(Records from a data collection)

*-*-*

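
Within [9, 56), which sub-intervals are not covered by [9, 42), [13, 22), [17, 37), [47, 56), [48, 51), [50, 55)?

Covered (merged): [9, 42), [47, 56).
Gaps within [9, 56): [42, 47).

[42, 47)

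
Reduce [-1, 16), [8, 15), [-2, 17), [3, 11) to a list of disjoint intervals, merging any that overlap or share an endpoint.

[-2, 17)

Sort by start: [-2, 17), [-1, 16), [3, 11), [8, 15).
[-1, 16) overlaps/touches [-2, 17) → extend to [-2, 17).
[3, 11) overlaps/touches [-2, 17) → extend to [-2, 17).
[8, 15) overlaps/touches [-2, 17) → extend to [-2, 17).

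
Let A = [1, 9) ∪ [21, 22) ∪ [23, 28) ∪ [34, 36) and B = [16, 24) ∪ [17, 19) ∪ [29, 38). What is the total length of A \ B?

B, merged: [16, 24), [29, 38).
A \ B = [1, 9), [24, 28).
Total: 8 + 4 = 12.

12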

*-*-*

[WORK TASK]
Beginning at the line that contains "Let A = [1, 9)" and ending at the last line above, copy each line without any change.

[TASK RESPONSE]
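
Let A = [1, 9) ∪ [21, 22) ∪ [23, 28) ∪ [34, 36) and B = [16, 24) ∪ [17, 19) ∪ [29, 38). What is the total length of A \ B?

B, merged: [16, 24), [29, 38).
A \ B = [1, 9), [24, 28).
Total: 8 + 4 = 12.

12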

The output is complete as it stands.